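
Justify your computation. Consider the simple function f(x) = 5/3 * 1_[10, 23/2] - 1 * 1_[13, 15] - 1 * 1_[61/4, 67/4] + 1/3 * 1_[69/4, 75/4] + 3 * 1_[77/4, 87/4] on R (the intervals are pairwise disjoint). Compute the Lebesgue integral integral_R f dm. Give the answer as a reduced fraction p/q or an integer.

For a simple function f = sum_i c_i * 1_{A_i} with disjoint A_i,
  integral f dm = sum_i c_i * m(A_i).
Lengths of the A_i:
  m(A_1) = 23/2 - 10 = 3/2.
  m(A_2) = 15 - 13 = 2.
  m(A_3) = 67/4 - 61/4 = 3/2.
  m(A_4) = 75/4 - 69/4 = 3/2.
  m(A_5) = 87/4 - 77/4 = 5/2.
Contributions c_i * m(A_i):
  (5/3) * (3/2) = 5/2.
  (-1) * (2) = -2.
  (-1) * (3/2) = -3/2.
  (1/3) * (3/2) = 1/2.
  (3) * (5/2) = 15/2.
Total: 5/2 - 2 - 3/2 + 1/2 + 15/2 = 7.

7


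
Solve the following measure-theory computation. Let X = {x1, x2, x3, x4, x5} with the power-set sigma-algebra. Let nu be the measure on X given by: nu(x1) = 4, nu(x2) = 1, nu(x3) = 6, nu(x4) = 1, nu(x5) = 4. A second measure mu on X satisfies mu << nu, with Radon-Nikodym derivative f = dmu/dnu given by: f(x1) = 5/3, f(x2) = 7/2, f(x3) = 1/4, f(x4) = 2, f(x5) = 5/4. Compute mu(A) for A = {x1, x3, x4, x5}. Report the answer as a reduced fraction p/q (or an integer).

By the defining property of the Radon-Nikodym derivative, for every measurable set A,
  mu(A) = integral_A f dnu.
Since nu is a discrete measure concentrated on the atoms of X, the integral over A reduces to the sum
  mu(A) = sum_{x in A} f(x) * nu({x}).
Computing each term:
  x1: f(x1) * nu(x1) = 5/3 * 4 = 20/3.
  x3: f(x3) * nu(x3) = 1/4 * 6 = 3/2.
  x4: f(x4) * nu(x4) = 2 * 1 = 2.
  x5: f(x5) * nu(x5) = 5/4 * 4 = 5.
Summing: mu(A) = 20/3 + 3/2 + 2 + 5 = 91/6.

91/6


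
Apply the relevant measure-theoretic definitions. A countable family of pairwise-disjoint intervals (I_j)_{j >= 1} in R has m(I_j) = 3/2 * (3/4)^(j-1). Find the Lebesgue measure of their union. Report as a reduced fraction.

By countable additivity of the Lebesgue measure on pairwise disjoint measurable sets,
  m(union_{j >= 1} I_j) = sum_{j >= 1} m(I_j) = sum_{j >= 1} a * r^(j-1),
  with a = 3/2 and r = 3/4.
Since 0 < r = 3/4 < 1, the geometric series converges:
  sum_{j >= 1} a * r^(j-1) = a / (1 - r).
  = 3/2 / (1 - 3/4)
  = 3/2 / (1/4)
  = 6.

6


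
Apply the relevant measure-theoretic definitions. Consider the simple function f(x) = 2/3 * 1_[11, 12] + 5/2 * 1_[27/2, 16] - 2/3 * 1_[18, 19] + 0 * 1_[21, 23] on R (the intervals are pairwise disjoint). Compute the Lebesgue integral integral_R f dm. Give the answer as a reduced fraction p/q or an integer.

For a simple function f = sum_i c_i * 1_{A_i} with disjoint A_i,
  integral f dm = sum_i c_i * m(A_i).
Lengths of the A_i:
  m(A_1) = 12 - 11 = 1.
  m(A_2) = 16 - 27/2 = 5/2.
  m(A_3) = 19 - 18 = 1.
  m(A_4) = 23 - 21 = 2.
Contributions c_i * m(A_i):
  (2/3) * (1) = 2/3.
  (5/2) * (5/2) = 25/4.
  (-2/3) * (1) = -2/3.
  (0) * (2) = 0.
Total: 2/3 + 25/4 - 2/3 + 0 = 25/4.

25/4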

• Task to complete:
Your job is to set down the whole listing a second time, exactly.

• Response to the task:
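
Justify your computation. Consider the simple function f(x) = 5/3 * 1_[10, 23/2] - 1 * 1_[13, 15] - 1 * 1_[61/4, 67/4] + 1/3 * 1_[69/4, 75/4] + 3 * 1_[77/4, 87/4] on R (the intervals are pairwise disjoint). Compute the Lebesgue integral integral_R f dm. Give the answer as a reduced fraction p/q or an integer.

For a simple function f = sum_i c_i * 1_{A_i} with disjoint A_i,
  integral f dm = sum_i c_i * m(A_i).
Lengths of the A_i:
  m(A_1) = 23/2 - 10 = 3/2.
  m(A_2) = 15 - 13 = 2.
  m(A_3) = 67/4 - 61/4 = 3/2.
  m(A_4) = 75/4 - 69/4 = 3/2.
  m(A_5) = 87/4 - 77/4 = 5/2.
Contributions c_i * m(A_i):
  (5/3) * (3/2) = 5/2.
  (-1) * (2) = -2.
  (-1) * (3/2) = -3/2.
  (1/3) * (3/2) = 1/2.
  (3) * (5/2) = 15/2.
Total: 5/2 - 2 - 3/2 + 1/2 + 15/2 = 7.

7


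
Solve the following measure-theory computation. Let X = {x1, x2, x3, x4, x5} with the power-set sigma-algebra. Let nu be the measure on X given by: nu(x1) = 4, nu(x2) = 1, nu(x3) = 6, nu(x4) = 1, nu(x5) = 4. A second measure mu on X satisfies mu << nu, with Radon-Nikodym derivative f = dmu/dnu given by: f(x1) = 5/3, f(x2) = 7/2, f(x3) = 1/4, f(x4) = 2, f(x5) = 5/4. Compute mu(A) for A = {x1, x3, x4, x5}. Report the answer as a reduced fraction p/q (or an integer).

By the defining property of the Radon-Nikodym derivative, for every measurable set A,
  mu(A) = integral_A f dnu.
Since nu is a discrete measure concentrated on the atoms of X, the integral over A reduces to the sum
  mu(A) = sum_{x in A} f(x) * nu({x}).
Computing each term:
  x1: f(x1) * nu(x1) = 5/3 * 4 = 20/3.
  x3: f(x3) * nu(x3) = 1/4 * 6 = 3/2.
  x4: f(x4) * nu(x4) = 2 * 1 = 2.
  x5: f(x5) * nu(x5) = 5/4 * 4 = 5.
Summing: mu(A) = 20/3 + 3/2 + 2 + 5 = 91/6.

91/6


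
Apply the relevant measure-theoretic definitions. A countable family of pairwise-disjoint intervals (I_j)_{j >= 1} in R has m(I_j) = 3/2 * (3/4)^(j-1). Find the Lebesgue measure of their union. Report as a reduced fraction.

By countable additivity of the Lebesgue measure on pairwise disjoint measurable sets,
  m(union_{j >= 1} I_j) = sum_{j >= 1} m(I_j) = sum_{j >= 1} a * r^(j-1),
  with a = 3/2 and r = 3/4.
Since 0 < r = 3/4 < 1, the geometric series converges:
  sum_{j >= 1} a * r^(j-1) = a / (1 - r).
  = 3/2 / (1 - 3/4)
  = 3/2 / (1/4)
  = 6.

6


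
Apply the relevant measure-theoretic definitions. Consider the simple function f(x) = 2/3 * 1_[11, 12] + 5/2 * 1_[27/2, 16] - 2/3 * 1_[18, 19] + 0 * 1_[21, 23] on R (the intervals are pairwise disjoint). Compute the Lebesgue integral integral_R f dm. Give the answer as a reduced fraction p/q or an integer.

For a simple function f = sum_i c_i * 1_{A_i} with disjoint A_i,
  integral f dm = sum_i c_i * m(A_i).
Lengths of the A_i:
  m(A_1) = 12 - 11 = 1.
  m(A_2) = 16 - 27/2 = 5/2.
  m(A_3) = 19 - 18 = 1.
  m(A_4) = 23 - 21 = 2.
Contributions c_i * m(A_i):
  (2/3) * (1) = 2/3.
  (5/2) * (5/2) = 25/4.
  (-2/3) * (1) = -2/3.
  (0) * (2) = 0.
Total: 2/3 + 25/4 - 2/3 + 0 = 25/4.

25/4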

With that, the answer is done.